* **PROBLEM REQUIREMENTS**
Could you write out the line containing "For the system x' = x" and all the lines below it in the data, exactly, through the final one and nothing else?

* **DATA FOR THIS TASK**
·····
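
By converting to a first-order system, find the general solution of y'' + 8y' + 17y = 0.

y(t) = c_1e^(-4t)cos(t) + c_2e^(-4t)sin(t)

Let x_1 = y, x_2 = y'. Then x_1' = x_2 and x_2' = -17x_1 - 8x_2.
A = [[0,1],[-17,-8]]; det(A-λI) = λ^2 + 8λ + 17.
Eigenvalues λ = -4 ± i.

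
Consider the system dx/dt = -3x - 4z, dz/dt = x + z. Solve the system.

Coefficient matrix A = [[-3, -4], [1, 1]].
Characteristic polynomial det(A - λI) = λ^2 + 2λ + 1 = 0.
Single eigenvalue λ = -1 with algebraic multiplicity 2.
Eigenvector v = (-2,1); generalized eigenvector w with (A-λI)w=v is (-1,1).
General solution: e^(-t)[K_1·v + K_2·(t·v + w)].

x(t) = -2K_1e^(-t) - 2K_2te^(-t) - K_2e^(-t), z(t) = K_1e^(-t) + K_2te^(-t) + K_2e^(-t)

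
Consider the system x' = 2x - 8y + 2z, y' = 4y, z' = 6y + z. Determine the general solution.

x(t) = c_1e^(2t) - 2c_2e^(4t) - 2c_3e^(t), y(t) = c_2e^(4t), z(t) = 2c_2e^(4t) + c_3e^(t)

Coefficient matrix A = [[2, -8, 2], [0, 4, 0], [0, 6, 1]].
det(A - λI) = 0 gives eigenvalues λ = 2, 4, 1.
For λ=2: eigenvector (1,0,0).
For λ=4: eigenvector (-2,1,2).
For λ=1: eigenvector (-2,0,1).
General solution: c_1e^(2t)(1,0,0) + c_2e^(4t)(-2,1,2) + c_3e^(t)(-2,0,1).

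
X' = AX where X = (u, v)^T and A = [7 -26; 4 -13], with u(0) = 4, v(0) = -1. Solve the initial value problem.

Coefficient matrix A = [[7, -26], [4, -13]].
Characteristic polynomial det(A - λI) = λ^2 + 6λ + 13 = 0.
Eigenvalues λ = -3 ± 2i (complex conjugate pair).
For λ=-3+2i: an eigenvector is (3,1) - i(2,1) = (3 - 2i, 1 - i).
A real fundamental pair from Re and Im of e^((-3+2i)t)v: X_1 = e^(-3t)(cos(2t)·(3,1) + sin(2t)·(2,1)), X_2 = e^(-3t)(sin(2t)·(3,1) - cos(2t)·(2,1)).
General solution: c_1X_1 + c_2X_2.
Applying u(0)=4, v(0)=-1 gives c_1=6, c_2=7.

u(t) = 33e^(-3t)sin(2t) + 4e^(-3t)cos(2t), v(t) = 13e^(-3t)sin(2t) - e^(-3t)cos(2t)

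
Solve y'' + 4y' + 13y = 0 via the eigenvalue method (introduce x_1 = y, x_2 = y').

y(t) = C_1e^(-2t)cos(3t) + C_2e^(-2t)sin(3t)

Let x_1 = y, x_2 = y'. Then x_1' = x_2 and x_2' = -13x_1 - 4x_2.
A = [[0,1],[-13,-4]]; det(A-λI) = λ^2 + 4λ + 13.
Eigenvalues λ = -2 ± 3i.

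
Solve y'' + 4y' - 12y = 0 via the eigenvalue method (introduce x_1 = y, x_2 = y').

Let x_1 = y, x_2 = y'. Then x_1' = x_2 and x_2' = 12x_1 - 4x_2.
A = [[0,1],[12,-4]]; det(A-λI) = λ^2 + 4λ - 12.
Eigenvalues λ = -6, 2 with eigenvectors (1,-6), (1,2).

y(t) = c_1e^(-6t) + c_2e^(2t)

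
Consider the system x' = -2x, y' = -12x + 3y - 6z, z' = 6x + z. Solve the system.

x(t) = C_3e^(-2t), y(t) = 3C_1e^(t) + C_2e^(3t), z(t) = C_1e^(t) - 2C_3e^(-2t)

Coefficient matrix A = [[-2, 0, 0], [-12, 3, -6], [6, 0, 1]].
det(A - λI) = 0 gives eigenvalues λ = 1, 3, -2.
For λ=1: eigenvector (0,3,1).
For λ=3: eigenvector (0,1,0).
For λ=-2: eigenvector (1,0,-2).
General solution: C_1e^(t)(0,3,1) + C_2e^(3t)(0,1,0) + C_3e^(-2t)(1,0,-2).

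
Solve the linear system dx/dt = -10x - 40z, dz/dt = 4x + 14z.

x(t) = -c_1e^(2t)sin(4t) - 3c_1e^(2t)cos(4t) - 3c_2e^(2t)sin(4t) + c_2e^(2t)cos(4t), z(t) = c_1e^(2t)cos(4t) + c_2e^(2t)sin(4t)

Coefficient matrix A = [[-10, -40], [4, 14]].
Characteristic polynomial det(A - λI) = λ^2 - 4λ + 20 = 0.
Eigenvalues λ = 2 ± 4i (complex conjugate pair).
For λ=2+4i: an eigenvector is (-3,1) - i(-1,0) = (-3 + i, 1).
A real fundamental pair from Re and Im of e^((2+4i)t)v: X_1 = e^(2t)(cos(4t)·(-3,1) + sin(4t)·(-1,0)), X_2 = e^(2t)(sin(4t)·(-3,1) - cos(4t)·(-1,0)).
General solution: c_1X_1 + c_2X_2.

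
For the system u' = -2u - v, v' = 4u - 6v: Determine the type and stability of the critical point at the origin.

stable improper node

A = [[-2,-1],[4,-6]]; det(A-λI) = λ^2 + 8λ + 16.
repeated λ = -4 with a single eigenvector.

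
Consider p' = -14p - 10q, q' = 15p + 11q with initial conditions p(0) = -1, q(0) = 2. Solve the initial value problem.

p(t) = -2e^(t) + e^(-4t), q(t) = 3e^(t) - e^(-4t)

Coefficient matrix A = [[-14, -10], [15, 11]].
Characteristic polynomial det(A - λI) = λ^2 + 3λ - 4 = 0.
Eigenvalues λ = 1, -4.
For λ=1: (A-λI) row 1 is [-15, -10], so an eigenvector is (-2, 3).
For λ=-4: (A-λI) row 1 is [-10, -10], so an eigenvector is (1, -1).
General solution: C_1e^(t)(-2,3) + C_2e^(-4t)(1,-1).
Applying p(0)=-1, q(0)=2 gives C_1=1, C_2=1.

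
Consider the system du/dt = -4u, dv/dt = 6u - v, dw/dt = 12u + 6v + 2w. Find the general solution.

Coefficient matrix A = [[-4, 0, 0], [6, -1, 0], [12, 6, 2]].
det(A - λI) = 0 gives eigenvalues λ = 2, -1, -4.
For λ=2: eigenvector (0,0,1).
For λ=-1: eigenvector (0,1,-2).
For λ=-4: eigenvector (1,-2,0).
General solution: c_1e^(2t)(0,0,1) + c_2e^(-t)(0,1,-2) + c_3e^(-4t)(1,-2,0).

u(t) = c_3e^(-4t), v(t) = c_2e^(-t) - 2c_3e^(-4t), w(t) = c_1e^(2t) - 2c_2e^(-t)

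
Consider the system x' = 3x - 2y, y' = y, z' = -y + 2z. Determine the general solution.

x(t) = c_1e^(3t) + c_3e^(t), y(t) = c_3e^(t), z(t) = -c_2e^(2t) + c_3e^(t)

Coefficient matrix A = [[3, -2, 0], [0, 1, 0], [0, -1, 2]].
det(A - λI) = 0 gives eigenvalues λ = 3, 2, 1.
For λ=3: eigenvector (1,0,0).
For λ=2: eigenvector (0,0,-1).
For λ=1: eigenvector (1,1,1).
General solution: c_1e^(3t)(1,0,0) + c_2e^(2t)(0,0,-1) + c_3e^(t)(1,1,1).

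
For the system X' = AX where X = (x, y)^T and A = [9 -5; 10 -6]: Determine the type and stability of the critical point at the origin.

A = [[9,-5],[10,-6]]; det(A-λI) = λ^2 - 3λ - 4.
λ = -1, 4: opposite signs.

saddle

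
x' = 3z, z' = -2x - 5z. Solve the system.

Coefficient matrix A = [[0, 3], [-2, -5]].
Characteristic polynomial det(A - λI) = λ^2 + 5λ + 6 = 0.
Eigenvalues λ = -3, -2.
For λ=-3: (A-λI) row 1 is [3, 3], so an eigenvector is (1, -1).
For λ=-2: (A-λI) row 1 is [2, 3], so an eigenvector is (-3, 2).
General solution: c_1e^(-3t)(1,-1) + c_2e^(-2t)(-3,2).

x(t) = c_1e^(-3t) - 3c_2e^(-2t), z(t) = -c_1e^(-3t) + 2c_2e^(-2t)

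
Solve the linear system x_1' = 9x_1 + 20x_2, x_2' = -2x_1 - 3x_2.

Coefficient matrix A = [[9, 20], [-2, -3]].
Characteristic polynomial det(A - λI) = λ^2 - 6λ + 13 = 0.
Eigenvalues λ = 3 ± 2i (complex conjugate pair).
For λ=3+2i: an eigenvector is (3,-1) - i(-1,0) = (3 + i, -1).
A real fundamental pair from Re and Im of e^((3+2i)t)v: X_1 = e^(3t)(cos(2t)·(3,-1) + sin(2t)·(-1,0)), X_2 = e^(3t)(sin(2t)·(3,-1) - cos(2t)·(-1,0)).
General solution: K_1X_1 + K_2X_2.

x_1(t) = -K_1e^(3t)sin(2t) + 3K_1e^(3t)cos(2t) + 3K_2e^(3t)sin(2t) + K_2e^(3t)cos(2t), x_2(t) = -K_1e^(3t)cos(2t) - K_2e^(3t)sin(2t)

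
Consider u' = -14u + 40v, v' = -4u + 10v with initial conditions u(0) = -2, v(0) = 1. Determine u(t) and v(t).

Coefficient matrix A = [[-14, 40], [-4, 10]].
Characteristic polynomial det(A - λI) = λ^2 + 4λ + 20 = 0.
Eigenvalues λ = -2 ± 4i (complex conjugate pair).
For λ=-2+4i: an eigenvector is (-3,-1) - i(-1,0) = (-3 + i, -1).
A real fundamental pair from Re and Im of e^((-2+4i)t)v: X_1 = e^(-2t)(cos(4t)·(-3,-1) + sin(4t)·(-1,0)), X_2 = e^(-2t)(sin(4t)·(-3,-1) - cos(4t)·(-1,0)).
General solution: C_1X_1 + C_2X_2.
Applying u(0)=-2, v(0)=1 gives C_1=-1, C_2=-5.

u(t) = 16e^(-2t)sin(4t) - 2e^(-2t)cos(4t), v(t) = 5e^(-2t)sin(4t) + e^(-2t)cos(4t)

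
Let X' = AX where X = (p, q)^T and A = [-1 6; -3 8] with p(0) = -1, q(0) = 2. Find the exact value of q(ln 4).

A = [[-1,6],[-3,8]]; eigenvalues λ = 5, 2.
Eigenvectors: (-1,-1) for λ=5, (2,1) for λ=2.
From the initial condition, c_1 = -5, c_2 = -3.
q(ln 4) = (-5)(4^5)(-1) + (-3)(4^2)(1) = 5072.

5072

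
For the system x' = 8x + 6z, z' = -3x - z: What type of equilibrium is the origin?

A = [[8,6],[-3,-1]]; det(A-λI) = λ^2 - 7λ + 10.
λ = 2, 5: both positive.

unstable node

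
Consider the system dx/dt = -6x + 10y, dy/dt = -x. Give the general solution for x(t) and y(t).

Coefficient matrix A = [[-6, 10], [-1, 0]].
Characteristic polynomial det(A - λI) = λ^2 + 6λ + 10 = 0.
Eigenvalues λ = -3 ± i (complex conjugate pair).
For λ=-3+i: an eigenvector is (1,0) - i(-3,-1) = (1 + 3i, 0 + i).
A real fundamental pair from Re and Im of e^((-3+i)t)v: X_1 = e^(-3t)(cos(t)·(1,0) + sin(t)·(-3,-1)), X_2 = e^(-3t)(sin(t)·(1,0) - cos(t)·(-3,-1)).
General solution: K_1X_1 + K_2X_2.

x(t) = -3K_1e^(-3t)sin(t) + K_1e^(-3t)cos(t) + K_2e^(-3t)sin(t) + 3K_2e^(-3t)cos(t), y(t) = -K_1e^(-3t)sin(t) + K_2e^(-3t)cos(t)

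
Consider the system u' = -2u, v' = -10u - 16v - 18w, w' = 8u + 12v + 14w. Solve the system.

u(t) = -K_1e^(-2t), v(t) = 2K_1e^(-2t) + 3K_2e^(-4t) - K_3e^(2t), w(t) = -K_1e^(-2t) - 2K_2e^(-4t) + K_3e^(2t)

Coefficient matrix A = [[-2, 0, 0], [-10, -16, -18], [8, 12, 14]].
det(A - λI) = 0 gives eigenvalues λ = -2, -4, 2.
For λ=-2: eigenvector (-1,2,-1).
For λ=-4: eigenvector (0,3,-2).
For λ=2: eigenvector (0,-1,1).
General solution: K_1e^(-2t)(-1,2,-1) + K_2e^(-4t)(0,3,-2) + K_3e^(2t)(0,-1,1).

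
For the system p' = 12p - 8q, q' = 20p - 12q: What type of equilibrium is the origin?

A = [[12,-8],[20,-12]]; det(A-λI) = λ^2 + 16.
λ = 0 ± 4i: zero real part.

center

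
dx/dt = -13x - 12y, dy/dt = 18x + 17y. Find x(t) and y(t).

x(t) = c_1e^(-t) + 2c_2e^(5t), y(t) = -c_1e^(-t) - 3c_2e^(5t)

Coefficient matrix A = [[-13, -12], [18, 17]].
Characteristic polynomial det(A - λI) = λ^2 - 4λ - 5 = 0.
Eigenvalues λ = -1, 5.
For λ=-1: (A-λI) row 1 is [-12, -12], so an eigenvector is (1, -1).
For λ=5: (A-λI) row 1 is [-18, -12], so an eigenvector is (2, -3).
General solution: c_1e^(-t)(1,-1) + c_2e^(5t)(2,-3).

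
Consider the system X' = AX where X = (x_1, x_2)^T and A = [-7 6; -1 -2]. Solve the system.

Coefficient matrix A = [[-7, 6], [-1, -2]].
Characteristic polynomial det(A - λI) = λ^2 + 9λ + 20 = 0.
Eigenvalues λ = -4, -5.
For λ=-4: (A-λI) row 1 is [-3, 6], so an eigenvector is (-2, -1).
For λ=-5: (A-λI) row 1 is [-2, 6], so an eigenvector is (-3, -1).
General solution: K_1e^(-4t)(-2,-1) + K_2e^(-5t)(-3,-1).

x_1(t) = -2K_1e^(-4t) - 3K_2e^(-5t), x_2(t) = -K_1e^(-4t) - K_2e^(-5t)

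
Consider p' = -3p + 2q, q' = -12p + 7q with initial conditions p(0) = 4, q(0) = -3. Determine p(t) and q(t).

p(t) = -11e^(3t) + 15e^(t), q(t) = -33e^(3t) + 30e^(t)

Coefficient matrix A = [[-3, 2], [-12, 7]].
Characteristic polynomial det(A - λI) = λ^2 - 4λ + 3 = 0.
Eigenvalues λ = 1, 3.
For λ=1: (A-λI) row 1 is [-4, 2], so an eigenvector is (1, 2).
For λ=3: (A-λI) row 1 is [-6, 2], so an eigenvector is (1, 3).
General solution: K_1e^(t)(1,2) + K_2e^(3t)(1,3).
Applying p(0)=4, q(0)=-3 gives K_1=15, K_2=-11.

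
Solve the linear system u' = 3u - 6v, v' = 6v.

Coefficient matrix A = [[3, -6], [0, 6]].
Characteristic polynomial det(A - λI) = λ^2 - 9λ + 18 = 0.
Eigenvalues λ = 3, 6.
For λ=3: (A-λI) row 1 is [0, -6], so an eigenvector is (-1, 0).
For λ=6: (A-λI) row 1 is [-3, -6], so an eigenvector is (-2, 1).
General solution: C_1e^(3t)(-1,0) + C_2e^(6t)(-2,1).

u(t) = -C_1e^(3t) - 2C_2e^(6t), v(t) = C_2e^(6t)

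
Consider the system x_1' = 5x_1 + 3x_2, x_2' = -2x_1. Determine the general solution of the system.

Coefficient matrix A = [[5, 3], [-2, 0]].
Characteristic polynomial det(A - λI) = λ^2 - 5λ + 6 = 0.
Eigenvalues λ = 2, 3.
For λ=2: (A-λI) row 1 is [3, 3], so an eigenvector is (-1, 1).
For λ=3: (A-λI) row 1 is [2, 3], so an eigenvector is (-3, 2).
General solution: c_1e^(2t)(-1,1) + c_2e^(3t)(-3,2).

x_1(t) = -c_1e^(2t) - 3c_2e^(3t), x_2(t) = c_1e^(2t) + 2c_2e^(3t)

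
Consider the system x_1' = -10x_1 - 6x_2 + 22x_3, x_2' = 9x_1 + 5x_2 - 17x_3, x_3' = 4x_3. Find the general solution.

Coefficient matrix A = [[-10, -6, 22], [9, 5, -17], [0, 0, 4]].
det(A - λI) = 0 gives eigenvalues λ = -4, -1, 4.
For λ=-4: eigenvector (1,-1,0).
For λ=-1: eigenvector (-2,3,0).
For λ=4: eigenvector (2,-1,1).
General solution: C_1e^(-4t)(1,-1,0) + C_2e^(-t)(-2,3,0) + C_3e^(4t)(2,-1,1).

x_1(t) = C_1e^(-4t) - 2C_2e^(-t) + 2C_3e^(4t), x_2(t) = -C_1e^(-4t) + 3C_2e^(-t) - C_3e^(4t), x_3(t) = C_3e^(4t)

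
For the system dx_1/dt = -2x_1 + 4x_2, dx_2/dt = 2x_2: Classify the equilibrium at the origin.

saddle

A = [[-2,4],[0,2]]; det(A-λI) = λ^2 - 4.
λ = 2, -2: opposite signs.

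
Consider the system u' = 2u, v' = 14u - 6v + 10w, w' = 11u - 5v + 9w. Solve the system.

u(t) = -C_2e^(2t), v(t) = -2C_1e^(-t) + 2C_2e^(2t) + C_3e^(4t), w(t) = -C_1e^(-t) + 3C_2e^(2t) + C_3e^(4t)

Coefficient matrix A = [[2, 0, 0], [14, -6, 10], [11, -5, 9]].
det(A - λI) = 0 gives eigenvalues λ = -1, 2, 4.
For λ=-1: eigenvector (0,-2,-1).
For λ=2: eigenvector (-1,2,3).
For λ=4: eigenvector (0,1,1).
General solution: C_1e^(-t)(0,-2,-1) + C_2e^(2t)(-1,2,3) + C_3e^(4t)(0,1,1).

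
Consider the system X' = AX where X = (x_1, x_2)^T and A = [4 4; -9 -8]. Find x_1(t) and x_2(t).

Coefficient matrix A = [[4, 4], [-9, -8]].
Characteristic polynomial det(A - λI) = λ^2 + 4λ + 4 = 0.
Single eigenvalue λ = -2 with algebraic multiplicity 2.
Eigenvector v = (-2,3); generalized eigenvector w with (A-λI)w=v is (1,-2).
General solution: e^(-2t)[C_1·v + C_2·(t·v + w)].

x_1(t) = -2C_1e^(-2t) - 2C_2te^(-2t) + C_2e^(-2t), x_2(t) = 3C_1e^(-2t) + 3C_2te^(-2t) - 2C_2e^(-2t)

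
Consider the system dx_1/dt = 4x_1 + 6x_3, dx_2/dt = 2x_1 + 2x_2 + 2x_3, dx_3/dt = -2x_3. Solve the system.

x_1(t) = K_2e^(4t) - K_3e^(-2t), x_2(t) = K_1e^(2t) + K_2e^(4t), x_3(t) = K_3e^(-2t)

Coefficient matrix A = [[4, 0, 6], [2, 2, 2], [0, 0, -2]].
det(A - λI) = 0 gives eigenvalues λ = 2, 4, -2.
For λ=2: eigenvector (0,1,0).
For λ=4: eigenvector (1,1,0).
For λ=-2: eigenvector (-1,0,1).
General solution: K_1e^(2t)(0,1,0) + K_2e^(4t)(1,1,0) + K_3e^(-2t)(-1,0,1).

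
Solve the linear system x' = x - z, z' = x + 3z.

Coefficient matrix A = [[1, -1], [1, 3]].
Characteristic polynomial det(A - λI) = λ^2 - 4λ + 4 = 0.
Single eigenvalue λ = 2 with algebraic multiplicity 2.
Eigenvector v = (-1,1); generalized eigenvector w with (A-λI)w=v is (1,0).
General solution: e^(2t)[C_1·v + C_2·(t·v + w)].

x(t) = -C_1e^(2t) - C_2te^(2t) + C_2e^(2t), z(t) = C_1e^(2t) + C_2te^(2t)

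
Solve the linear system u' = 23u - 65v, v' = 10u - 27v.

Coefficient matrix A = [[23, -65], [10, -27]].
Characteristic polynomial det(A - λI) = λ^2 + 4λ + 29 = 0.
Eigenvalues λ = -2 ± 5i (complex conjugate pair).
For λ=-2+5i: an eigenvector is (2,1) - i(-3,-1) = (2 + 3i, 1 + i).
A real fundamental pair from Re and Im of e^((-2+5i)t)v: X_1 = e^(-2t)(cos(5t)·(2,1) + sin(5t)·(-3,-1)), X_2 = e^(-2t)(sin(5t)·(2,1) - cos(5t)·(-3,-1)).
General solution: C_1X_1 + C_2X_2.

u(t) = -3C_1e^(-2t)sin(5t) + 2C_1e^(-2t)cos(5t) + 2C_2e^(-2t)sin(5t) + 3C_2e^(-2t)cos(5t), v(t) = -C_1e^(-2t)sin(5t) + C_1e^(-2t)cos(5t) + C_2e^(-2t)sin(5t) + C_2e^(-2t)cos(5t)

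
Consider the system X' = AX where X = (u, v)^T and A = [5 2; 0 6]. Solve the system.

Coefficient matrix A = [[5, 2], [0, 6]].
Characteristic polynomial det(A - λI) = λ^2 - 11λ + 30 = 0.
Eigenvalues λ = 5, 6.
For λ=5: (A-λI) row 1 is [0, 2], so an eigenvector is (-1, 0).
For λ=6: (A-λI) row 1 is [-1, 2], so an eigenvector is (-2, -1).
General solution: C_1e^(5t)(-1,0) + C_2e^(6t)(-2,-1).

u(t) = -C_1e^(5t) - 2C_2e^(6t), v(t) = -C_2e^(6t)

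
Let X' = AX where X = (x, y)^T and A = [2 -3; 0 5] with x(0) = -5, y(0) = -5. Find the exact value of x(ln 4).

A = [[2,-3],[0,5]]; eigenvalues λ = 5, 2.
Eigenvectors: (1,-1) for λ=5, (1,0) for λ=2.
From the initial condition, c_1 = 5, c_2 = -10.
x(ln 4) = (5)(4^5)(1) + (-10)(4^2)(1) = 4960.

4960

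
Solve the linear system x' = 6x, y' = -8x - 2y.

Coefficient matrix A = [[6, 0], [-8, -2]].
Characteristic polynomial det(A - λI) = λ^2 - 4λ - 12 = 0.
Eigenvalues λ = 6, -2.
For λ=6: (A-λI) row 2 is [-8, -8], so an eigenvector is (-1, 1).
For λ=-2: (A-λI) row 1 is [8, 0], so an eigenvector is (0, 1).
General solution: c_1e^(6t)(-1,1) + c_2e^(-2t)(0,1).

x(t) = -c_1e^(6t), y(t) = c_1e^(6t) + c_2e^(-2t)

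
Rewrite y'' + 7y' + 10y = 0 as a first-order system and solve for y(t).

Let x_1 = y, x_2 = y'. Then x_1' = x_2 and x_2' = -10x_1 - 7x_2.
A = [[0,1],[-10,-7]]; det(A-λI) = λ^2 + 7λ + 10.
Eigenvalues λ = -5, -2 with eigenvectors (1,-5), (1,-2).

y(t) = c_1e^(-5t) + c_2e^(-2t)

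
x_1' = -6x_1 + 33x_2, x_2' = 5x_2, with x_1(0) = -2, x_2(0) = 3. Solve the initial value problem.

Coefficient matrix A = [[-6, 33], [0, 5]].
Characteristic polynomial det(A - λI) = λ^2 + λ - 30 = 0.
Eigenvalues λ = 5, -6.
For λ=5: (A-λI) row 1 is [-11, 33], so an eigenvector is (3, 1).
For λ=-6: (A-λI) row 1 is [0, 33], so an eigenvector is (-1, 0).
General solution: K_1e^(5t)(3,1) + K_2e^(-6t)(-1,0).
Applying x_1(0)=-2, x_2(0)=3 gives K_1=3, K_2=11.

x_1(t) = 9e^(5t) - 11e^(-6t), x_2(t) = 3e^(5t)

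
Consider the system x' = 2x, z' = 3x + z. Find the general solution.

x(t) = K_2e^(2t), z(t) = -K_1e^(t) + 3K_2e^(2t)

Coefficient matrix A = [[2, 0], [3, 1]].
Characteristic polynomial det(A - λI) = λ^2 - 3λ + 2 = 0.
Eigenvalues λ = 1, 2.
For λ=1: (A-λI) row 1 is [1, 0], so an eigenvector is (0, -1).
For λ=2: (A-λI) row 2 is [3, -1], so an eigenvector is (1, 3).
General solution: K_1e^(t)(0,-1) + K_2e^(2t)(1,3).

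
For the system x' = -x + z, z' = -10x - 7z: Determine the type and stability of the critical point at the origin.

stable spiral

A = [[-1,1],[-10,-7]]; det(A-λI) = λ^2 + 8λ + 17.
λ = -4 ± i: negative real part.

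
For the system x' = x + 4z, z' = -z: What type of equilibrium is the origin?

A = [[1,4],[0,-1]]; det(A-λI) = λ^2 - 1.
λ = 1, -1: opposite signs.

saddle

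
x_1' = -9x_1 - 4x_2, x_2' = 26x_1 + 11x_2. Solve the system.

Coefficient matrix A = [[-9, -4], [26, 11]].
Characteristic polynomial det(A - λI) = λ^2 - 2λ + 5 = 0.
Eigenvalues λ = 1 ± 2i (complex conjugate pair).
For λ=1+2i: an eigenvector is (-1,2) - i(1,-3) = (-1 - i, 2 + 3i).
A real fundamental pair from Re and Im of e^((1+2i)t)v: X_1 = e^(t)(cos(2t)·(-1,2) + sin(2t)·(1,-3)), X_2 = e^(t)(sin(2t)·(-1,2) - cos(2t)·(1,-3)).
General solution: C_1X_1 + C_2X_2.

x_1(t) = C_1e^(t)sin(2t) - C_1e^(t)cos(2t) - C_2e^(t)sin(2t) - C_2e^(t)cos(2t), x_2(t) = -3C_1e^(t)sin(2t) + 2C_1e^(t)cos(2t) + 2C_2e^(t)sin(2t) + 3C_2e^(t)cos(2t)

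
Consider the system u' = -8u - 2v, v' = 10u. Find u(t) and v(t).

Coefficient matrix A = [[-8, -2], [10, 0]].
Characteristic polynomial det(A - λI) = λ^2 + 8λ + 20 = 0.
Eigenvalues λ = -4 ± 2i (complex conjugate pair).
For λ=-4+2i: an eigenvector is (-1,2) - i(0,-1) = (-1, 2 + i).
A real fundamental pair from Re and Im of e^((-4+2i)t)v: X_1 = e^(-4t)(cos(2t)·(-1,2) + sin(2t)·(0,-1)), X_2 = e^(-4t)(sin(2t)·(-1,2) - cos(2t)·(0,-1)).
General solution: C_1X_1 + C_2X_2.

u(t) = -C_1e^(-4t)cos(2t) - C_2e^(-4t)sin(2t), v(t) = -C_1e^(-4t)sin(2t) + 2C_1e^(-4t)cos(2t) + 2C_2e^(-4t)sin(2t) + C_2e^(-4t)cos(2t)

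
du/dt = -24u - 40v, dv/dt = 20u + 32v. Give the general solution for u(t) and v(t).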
·····
* **EXERCISE ANSWER**
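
For the system x' = x + 4z, z' = -z: What type of equilibrium is the origin?

A = [[1,4],[0,-1]]; det(A-λI) = λ^2 - 1.
λ = 1, -1: opposite signs.

saddle

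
x_1' = -9x_1 - 4x_2, x_2' = 26x_1 + 11x_2. Solve the system.

Coefficient matrix A = [[-9, -4], [26, 11]].
Characteristic polynomial det(A - λI) = λ^2 - 2λ + 5 = 0.
Eigenvalues λ = 1 ± 2i (complex conjugate pair).
For λ=1+2i: an eigenvector is (-1,2) - i(1,-3) = (-1 - i, 2 + 3i).
A real fundamental pair from Re and Im of e^((1+2i)t)v: X_1 = e^(t)(cos(2t)·(-1,2) + sin(2t)·(1,-3)), X_2 = e^(t)(sin(2t)·(-1,2) - cos(2t)·(1,-3)).
General solution: C_1X_1 + C_2X_2.

x_1(t) = C_1e^(t)sin(2t) - C_1e^(t)cos(2t) - C_2e^(t)sin(2t) - C_2e^(t)cos(2t), x_2(t) = -3C_1e^(t)sin(2t) + 2C_1e^(t)cos(2t) + 2C_2e^(t)sin(2t) + 3C_2e^(t)cos(2t)

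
Consider the system u' = -8u - 2v, v' = 10u. Find u(t) and v(t).

Coefficient matrix A = [[-8, -2], [10, 0]].
Characteristic polynomial det(A - λI) = λ^2 + 8λ + 20 = 0.
Eigenvalues λ = -4 ± 2i (complex conjugate pair).
For λ=-4+2i: an eigenvector is (-1,2) - i(0,-1) = (-1, 2 + i).
A real fundamental pair from Re and Im of e^((-4+2i)t)v: X_1 = e^(-4t)(cos(2t)·(-1,2) + sin(2t)·(0,-1)), X_2 = e^(-4t)(sin(2t)·(-1,2) - cos(2t)·(0,-1)).
General solution: C_1X_1 + C_2X_2.

u(t) = -C_1e^(-4t)cos(2t) - C_2e^(-4t)sin(2t), v(t) = -C_1e^(-4t)sin(2t) + 2C_1e^(-4t)cos(2t) + 2C_2e^(-4t)sin(2t) + C_2e^(-4t)cos(2t)

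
du/dt = -24u - 40v, dv/dt = 20u + 32v. Give the general solution for u(t) and v(t).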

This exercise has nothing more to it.